- _Exercise goal_: Which lines run from the start of the data below to the line containing "- the MXN 2-month"? Set them down exactly, with none added.

....

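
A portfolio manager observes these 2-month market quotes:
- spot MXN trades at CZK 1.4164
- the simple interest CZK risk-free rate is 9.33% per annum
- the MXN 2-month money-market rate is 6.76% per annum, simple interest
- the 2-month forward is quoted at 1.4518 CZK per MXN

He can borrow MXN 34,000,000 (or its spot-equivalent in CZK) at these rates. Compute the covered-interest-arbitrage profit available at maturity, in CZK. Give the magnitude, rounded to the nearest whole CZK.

T = 2/12 years.
Keep in MXN, deliver into the forward: 34,000,000·1.0112666667·1.4518 = CZK 49,917,336.19.
Swap to CZK now, deposit: 34,000,000·1.4164·1.015550 = CZK 48,906,450.68.
The quoted forward overvalues MXN, so borrow CZK, buy MXN at spot, deposit the MXN at 6.76%, and sell the proceeds forward at 1.4518.
Arbitrage profit = |49,917,336.19 − 48,906,450.68| = CZK 1,010,886.

CZK 1,010,886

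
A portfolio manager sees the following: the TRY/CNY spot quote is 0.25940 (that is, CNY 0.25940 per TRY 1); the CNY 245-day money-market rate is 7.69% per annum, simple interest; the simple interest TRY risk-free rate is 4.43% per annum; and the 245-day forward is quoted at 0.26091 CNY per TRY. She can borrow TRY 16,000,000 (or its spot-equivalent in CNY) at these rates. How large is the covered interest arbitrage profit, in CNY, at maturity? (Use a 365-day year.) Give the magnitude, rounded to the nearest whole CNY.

CNY 65,941

T = 245/365 years.
Route A — deposit TRY, sell forward: 16,000,000 × 1.029735616 × 0.26091 = CNY 4,298,693.11.
Route B — convert at spot, deposit CNY: 16,000,000 × 0.25940 × 1.051617808 = CNY 4,364,634.55.
The quoted forward undervalues TRY, so borrow TRY, convert to CNY at spot, deposit the CNY at 7.69%, and buy TRY forward at 0.26091 to cover the loan.
The gap between the two covered legs is CNY 65,941.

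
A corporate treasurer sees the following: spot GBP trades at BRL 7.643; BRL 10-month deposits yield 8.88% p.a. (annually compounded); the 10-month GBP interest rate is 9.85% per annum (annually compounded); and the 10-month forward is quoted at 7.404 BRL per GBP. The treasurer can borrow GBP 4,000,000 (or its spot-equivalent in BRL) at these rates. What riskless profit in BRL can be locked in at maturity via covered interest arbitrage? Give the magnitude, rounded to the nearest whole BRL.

T = 10/12 years.
Route A — deposit GBP, sell forward: 4,000,000 × 1.0814340784 × 7.404 = BRL 32,027,751.67.
Route B — convert at spot, deposit BRL: 4,000,000 × 7.643 × 1.0734704491 = BRL 32,818,138.57.
The quoted forward undervalues GBP, so borrow GBP, convert to BRL at spot, deposit the BRL at 8.88%, and buy GBP forward at 7.404 to cover the loan.
Arbitrage profit = |32,027,751.67 − 32,818,138.57| = BRL 790,387.

BRL 790,387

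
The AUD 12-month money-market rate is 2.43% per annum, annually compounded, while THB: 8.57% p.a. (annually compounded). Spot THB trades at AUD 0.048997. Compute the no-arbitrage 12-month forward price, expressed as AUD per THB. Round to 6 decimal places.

0.046226

T = 1 year.
Growth of 1 AUD over T: (1 + 0.0243)^1 = 1.024300.
Growth of 1 THB over T: (1 + 0.0857)^1 = 1.085700.
CIP: F = S · (grow AUD)/(grow THB) = 0.048997 × 1.024300/1.085700 = 0.04622605 AUD per THB.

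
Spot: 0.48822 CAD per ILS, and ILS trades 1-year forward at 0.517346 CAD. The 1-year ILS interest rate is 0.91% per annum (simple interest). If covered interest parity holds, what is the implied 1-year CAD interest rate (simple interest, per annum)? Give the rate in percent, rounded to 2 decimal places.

T = 1 year.
CIP gives F = S · g_CAD/g_ILS, so g_CAD/g_ILS = 0.517346/0.48822 = 1.0596575.
ILS growth factor: 1 + 0.0091×1 = 1.009100.
So the CAD growth factor = 1.0693004.
r = (1.0693004 − 1)/1 = 0.069300 → 6.93%.

6.93%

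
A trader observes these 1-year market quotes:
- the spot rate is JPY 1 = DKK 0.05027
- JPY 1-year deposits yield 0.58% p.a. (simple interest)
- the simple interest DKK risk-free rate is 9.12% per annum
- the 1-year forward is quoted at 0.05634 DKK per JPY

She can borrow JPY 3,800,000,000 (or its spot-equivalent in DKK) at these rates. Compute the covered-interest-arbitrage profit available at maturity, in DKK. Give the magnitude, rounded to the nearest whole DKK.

DKK 6,886,162

T = 1 year.
Keep in JPY, deliver into the forward: 3,800,000,000·1.005800·0.05634 = DKK 215,333,733.60.
Swap to DKK now, deposit: 3,800,000,000·0.05027·1.091200 = DKK 208,447,571.20.
The quoted forward overvalues JPY, so borrow DKK, buy JPY at spot, deposit the JPY at 0.58%, and sell the proceeds forward at 0.05634.
Profit = 215,333,733.60 − 208,447,571.20 = DKK 6,886,162.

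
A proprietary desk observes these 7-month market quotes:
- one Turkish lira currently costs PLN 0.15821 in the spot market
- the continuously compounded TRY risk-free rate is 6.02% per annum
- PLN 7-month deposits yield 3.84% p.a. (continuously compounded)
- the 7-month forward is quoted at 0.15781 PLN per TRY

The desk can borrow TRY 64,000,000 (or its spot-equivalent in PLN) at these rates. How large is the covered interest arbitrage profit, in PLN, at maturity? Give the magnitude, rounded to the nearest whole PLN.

PLN 106,005

T = 7/12 years.
Invest the TRY and cover forward: 64,000,000 × 1.0357405381 × 0.15781 = PLN 10,460,813.72.
Convert at spot and invest in PLN: 64,000,000 × 0.15821 × 1.0226527638 = PLN 10,354,809.20.
The quoted forward overvalues TRY, so borrow PLN, buy TRY at spot, deposit the TRY at 6.02%, and sell the proceeds forward at 0.15781.
Arbitrage profit = |10,460,813.72 − 10,354,809.20| = PLN 106,005.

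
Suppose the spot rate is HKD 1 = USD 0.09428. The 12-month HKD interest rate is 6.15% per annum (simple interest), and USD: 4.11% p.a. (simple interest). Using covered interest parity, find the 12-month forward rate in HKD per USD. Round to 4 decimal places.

T = 1 year.
USD growth factor: 1 + 0.0411×1 = 1.041100.
HKD accumulates by 1 + 0.0615×1 = 1.061500.
So F = 0.09428 × 1.041100 / 1.061500 = 0.092468119 (USD/HKD).
Quoted the other way: 1/0.092468119 = 10.8145 HKD per USD.

10.8145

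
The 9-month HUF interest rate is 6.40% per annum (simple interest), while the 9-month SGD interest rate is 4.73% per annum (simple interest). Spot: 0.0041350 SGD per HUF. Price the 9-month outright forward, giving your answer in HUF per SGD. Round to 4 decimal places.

244.7632

T = 9/12 years.
SGD growth factor: 1 + 0.0473×9/12 = 1.035475.
HUF accumulates by 1 + 0.0640×9/12 = 1.048000.
So F = 0.004135 × 1.035475 / 1.048000 = 0.00408558123 (SGD/HUF).
Quoted the other way: 1/0.00408558123 = 244.7632 HUF per SGD.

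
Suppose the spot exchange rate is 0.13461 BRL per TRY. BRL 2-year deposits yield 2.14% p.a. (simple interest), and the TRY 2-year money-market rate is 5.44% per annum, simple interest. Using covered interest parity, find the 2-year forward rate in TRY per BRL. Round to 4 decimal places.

T = 2 years.
Growth of 1 BRL over T: 1 + 0.0214×2 = 1.042800.
TRY accumulates by 1 + 0.0544×2 = 1.108800.
CIP: F = S · (grow BRL)/(grow TRY) = 0.13461 × 1.042800/1.108800 = 0.1265975 BRL per TRY.
Invert for TRY per BRL: 1 / 0.1265975 = 7.8991.

7.8991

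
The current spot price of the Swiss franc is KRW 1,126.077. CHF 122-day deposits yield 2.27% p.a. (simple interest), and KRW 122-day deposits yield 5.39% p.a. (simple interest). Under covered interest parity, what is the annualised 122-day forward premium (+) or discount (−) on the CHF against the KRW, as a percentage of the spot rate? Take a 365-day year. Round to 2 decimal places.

+3.10%

T = 122/365 years.
F = S · g_KRW/g_CHF = 1126.077 × 1.0180159/1.0075874 = 1137.731864.
Annualised premium = (F − S)/S × (1/T) = (1137.731864 − 1126.077)/1126.077 ÷ (122/365) = 3.10%.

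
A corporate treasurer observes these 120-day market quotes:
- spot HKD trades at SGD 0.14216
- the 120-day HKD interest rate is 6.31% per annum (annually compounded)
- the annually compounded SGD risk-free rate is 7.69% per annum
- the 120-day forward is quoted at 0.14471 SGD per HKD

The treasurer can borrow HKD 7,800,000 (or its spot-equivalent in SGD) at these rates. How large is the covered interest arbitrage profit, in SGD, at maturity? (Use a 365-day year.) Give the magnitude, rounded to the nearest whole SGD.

T = 120/365 years.
Invest the HKD and cover forward: 7,800,000 × 1.020320697 × 0.14471 = SGD 1,151,674.74.
Convert at spot and invest in SGD: 7,800,000 × 0.14216 × 1.02465628 = SGD 1,136,188.07.
The quoted forward overvalues HKD, so borrow SGD, buy HKD at spot, deposit the HKD at 6.31%, and sell the proceeds forward at 0.14471.
Arbitrage profit = |1,151,674.74 − 1,136,188.07| = SGD 15,487.

SGD 15,487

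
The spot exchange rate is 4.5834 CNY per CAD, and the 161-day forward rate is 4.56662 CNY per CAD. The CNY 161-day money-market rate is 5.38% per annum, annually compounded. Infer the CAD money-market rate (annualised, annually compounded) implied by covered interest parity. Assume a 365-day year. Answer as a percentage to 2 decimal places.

6.26%

T = 161/365 years.
F/S = 4.56662/4.5834 = 0.9963390 = (growth of CNY) / (growth of CAD).
CNY growth factor: (1 + 0.0538)^(161/365) = 1.0233838.
So the CAD growth factor = 1.0271442.
r = 1.0271442^(365/161) − 1 = 0.062599 → 6.26%.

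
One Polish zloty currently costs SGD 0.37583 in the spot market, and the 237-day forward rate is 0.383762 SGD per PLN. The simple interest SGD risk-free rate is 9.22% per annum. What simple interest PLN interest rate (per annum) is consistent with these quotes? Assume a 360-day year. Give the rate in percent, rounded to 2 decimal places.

T = 237/360 years.
By CIP, F/S equals the SGD-to-PLN growth ratio: 0.383762/0.37583 = 1.0211053.
The SGD side grows by 1 + 0.0922×237/360 = 1.0606983.
Hence g_PLN = 1.0387746.
(1.0387746 − 1)/T = 0.058898, i.e. 5.89%.

5.89%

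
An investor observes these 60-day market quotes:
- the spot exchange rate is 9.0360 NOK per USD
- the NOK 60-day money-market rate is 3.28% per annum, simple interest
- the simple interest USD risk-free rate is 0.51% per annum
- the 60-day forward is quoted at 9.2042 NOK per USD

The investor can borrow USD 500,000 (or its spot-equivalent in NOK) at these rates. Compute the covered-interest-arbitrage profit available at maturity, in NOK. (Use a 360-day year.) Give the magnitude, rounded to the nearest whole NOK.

T = 60/360 years.
Keep in USD, deliver into the forward: 500,000·1.000850·9.2042 = NOK 4,606,011.79.
Swap to NOK now, deposit: 500,000·9.0360·1.005466667 = NOK 4,542,698.40.
The quoted forward overvalues USD, so borrow NOK, buy USD at spot, deposit the USD at 0.51%, and sell the proceeds forward at 9.2042.
The gap between the two covered legs is NOK 63,313.

NOK 63,313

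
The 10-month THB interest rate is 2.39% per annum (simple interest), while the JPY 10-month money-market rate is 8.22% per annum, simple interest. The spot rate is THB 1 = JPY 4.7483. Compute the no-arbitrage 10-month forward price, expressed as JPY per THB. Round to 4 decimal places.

4.9745

T = 10/12 years.
JPY accumulates by 1 + 0.0822×10/12 = 1.068500.
THB growth factor: 1 + 0.0239×10/12 = 1.0199167.
Forward (JPY per THB) = 4.7483 × 1.068500 / 1.0199167 = 4.974483.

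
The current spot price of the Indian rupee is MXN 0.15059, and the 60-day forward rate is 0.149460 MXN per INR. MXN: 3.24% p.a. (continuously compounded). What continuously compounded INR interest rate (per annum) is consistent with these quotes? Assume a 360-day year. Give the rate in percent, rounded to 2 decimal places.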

....

- _Result for this task_:
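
A portfolio manager observes these 2-month market quotes:
- spot MXN trades at CZK 1.4164
- the simple interest CZK risk-free rate is 9.33% per annum
- the MXN 2-month money-market rate is 6.76% per annum, simple interest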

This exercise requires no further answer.